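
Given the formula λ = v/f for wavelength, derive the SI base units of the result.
Units of each symbol in λ = v/f:
  v (wave speed): m/s
  f (frequency): 1/s  → in the denominator, contributes s

Multiplying the contributions: [m/s] · [s]
Adding exponents of each base unit: m: 1
SI base units of wavelength: m

Answer: m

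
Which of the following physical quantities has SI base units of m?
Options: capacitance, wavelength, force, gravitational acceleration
Checking the SI base units of each option:
  capacitance (C = Q/V): s⁴·A²/(kg·m²)  ✗
  wavelength (λ = v/f): m  ✓ matches
  force (F = ma): kg·m/s²  ✗
  gravitational acceleration (g = GM/r²): m/s²  ✗

Only wavelength has units m.

Answer: wavelength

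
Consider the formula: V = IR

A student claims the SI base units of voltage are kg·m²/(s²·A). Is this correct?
Units of each symbol in V = IR:
  I (current): A
  R (resistance, in ohms): kg·m²/(s³·A²)

Multiplying the contributions: [A] · [kg·m²/(s³·A²)]
Adding exponents of each base unit: kg: 1, m: 2, s: -3, A: -1
SI base units of voltage: kg·m²/(s³·A)

The claimed units kg·m²/(s²·A) (exponents kg: 1, m: 2, s: -2, A: -1) do not match the derived units kg·m²/(s³·A) (exponents kg: 1, m: 2, s: -3, A: -1), so the claim is incorrect.

Answer: No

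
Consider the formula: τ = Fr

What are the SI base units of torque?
Units of each symbol in τ = Fr:
  F (force): kg·m/s²
  r (lever arm): m

Multiplying the contributions: [kg·m/s²] · [m]
Adding exponents of each base unit: kg: 1, m: 2, s: -2
SI base units of torque: kg·m²/s²

Answer: kg·m²/s²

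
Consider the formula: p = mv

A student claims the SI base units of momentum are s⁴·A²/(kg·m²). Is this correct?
Units of each symbol in p = mv:
  m (mass): kg
  v (velocity): m/s

Multiplying the contributions: [kg] · [m/s]
Adding exponents of each base unit: kg: 1, m: 1, s: -1
SI base units of momentum: kg·m/s

The claimed units s⁴·A²/(kg·m²) (exponents kg: -1, m: -2, s: 4, A: 2) do not match the derived units kg·m/s (exponents kg: 1, m: 1, s: -1), so the claim is incorrect.

Answer: No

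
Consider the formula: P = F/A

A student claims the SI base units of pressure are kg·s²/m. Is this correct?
Units of each symbol in P = F/A:
  F (force): kg·m/s²
  A (area): m²  → in the denominator, contributes 1/m²

Multiplying the contributions: [kg·m/s²] · [1/m²]
Adding exponents of each base unit: kg: 1, m: -1, s: -2
SI base units of pressure: kg/(m·s²)

The claimed units kg·s²/m (exponents kg: 1, m: -1, s: 2) do not match the derived units kg/(m·s²) (exponents kg: 1, m: -1, s: -2), so the claim is incorrect.

Answer: No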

--------------------------------

**What the exercise asks**
Your reply should contain each entry, copied without alteration.

**Output for this exercise**
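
Given the formula λ = v/f for wavelength, derive the SI base units of the result.
Units of each symbol in λ = v/f:
  v (wave speed): m/s
  f (frequency): 1/s  → in the denominator, contributes s

Multiplying the contributions: [m/s] · [s]
Adding exponents of each base unit: m: 1
SI base units of wavelength: m

Answer: m

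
Which of the following physical quantities has SI base units of m?
Options: capacitance, wavelength, force, gravitational acceleration
Checking the SI base units of each option:
  capacitance (C = Q/V): s⁴·A²/(kg·m²)  ✗
  wavelength (λ = v/f): m  ✓ matches
  force (F = ma): kg·m/s²  ✗
  gravitational acceleration (g = GM/r²): m/s²  ✗

Only wavelength has units m.

Answer: wavelength

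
Consider the formula: V = IR

A student claims the SI base units of voltage are kg·m²/(s²·A). Is this correct?
Units of each symbol in V = IR:
  I (current): A
  R (resistance, in ohms): kg·m²/(s³·A²)

Multiplying the contributions: [A] · [kg·m²/(s³·A²)]
Adding exponents of each base unit: kg: 1, m: 2, s: -3, A: -1
SI base units of voltage: kg·m²/(s³·A)

The claimed units kg·m²/(s²·A) (exponents kg: 1, m: 2, s: -2, A: -1) do not match the derived units kg·m²/(s³·A) (exponents kg: 1, m: 2, s: -3, A: -1), so the claim is incorrect.

Answer: No

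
Consider the formula: τ = Fr

What are the SI base units of torque?
Units of each symbol in τ = Fr:
  F (force): kg·m/s²
  r (lever arm): m

Multiplying the contributions: [kg·m/s²] · [m]
Adding exponents of each base unit: kg: 1, m: 2, s: -2
SI base units of torque: kg·m²/s²

Answer: kg·m²/s²

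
Consider the formula: p = mv

A student claims the SI base units of momentum are s⁴·A²/(kg·m²). Is this correct?
Units of each symbol in p = mv:
  m (mass): kg
  v (velocity): m/s

Multiplying the contributions: [kg] · [m/s]
Adding exponents of each base unit: kg: 1, m: 1, s: -1
SI base units of momentum: kg·m/s

The claimed units s⁴·A²/(kg·m²) (exponents kg: -1, m: -2, s: 4, A: 2) do not match the derived units kg·m/s (exponents kg: 1, m: 1, s: -1), so the claim is incorrect.

Answer: No

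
Consider the formula: P = F/A

A student claims the SI base units of pressure are kg·s²/m. Is this correct?
Units of each symbol in P = F/A:
  F (force): kg·m/s²
  A (area): m²  → in the denominator, contributes 1/m²

Multiplying the contributions: [kg·m/s²] · [1/m²]
Adding exponents of each base unit: kg: 1, m: -1, s: -2
SI base units of pressure: kg/(m·s²)

The claimed units kg·s²/m (exponents kg: 1, m: -1, s: 2) do not match the derived units kg/(m·s²) (exponents kg: 1, m: -1, s: -2), so the claim is incorrect.

Answer: No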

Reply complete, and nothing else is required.